# Records provided
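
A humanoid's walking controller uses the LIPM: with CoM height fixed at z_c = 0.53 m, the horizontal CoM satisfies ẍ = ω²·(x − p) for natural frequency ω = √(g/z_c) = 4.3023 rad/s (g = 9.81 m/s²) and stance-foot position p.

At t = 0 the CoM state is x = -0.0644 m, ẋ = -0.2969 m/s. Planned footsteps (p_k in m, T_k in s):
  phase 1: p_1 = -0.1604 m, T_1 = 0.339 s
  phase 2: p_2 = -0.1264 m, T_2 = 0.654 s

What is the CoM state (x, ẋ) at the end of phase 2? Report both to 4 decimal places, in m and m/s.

phase 1: p=-0.1604, T=0.339, ωT=1.458480, cosh=2.266004, sinh=2.033414; start (x,ẋ)=(-0.064400, -0.296900) → end (x,ẋ)=(-0.083189, 0.167066)
phase 2: p=-0.1264, T=0.654, ωT=2.813704, cosh=8.365771, sinh=8.305788; start (x,ẋ)=(-0.083189, 0.167066) → end (x,ẋ)=(0.557624, 2.941746)

x = 0.5576, ẋ = 2.9417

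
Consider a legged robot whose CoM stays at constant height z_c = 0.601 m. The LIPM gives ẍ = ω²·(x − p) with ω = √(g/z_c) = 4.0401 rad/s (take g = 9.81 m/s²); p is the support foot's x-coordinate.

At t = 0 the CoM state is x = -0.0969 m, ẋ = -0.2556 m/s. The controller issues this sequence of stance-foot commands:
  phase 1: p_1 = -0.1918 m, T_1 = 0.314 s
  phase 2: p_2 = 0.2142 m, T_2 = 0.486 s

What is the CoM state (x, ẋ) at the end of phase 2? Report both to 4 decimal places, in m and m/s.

x = -0.8567, ẋ = -4.1215

phase 1: p=-0.1918, T=0.314, ωT=1.268591, cosh=1.918534, sinh=1.637306; start (x,ẋ)=(-0.096900, -0.255600) → end (x,ẋ)=(-0.113317, 0.137375)
phase 2: p=0.2142, T=0.486, ωT=1.963489, cosh=3.632252, sinh=3.491885; start (x,ẋ)=(-0.113317, 0.137375) → end (x,ẋ)=(-0.856689, -4.121480)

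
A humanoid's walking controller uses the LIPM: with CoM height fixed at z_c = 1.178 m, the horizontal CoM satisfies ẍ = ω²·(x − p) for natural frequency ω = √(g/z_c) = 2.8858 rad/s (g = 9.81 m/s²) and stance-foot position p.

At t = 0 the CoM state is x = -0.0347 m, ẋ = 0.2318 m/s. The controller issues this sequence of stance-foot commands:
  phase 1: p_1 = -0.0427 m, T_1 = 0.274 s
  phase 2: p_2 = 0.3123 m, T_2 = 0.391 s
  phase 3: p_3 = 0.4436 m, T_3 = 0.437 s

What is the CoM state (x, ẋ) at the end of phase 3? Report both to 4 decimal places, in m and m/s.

phase 1: p=-0.0427, T=0.274, ωT=0.790709, cosh=1.329241, sinh=0.875718; start (x,ẋ)=(-0.034700, 0.231800) → end (x,ẋ)=(0.038275, 0.328335)
phase 2: p=0.3123, T=0.391, ωT=1.128348, cosh=1.707057, sinh=1.383489; start (x,ẋ)=(0.038275, 0.328335) → end (x,ẋ)=(0.001933, -0.533549)
phase 3: p=0.4436, T=0.437, ωT=1.261095, cosh=1.906313, sinh=1.622969; start (x,ẋ)=(0.001933, -0.533549) → end (x,ẋ)=(-0.698423, -3.085689)

x = -0.6984, ẋ = -3.0857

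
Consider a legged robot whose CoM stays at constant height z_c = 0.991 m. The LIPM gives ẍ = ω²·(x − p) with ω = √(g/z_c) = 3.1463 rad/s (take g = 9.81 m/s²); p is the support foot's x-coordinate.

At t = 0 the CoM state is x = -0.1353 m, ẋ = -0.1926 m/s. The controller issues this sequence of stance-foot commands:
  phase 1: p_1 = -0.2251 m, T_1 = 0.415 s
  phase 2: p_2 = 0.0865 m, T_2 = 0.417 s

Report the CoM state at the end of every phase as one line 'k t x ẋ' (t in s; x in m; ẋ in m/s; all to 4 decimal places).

1 0.4150 -0.1519 0.1016
2 0.8320 -0.3327 -1.0895

phase 1: p=-0.2251, T=0.415, ωT=1.305714, cosh=1.980652, sinh=1.709673; start (x,ẋ)=(-0.135300, -0.192600) → end (x,ẋ)=(-0.151895, 0.101574)
phase 2: p=0.0865, T=0.417, ωT=1.312007, cosh=1.991449, sinh=1.722170; start (x,ẋ)=(-0.151895, 0.101574) → end (x,ẋ)=(-0.332653, -1.089455)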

# What you are asked to do
Could you return all lines from the records that include the word "take"?

# Task answer
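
Consider a legged robot whose CoM stays at constant height z_c = 0.601 m. The LIPM gives ẍ = ω²·(x − p) with ω = √(g/z_c) = 4.0401 rad/s (take g = 9.81 m/s²); p is the support foot's x-coordinate.
Consider a legged robot whose CoM stays at constant height z_c = 0.991 m. The LIPM gives ẍ = ω²·(x − p) with ω = √(g/z_c) = 3.1463 rad/s (take g = 9.81 m/s²); p is the support foot's x-coordinate.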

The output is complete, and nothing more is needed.